[DATA SHOWN Boundary: Start]

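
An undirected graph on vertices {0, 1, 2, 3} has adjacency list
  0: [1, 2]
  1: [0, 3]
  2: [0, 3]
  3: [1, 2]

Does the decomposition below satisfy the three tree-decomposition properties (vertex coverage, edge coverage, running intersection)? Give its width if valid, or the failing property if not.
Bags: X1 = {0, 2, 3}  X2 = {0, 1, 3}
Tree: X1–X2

Every vertex of G appears in some bag (union = {0, 1, 2, 3}); every edge is covered by a bag; and for each vertex v the set of bags containing v is connected in the bag tree. The decomposition is therefore valid. The largest bag has 3 vertices, so the width is 2.

Yes; width 2.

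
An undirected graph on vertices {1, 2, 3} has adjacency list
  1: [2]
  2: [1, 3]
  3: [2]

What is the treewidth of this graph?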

[DATA SHOWN Boundary: End]

▸ TASK TO COMPLETE: Among the lines of the data, some contain the word "list". How many are there? Reply with the number alone.

▸ RESPONSE AREA: 2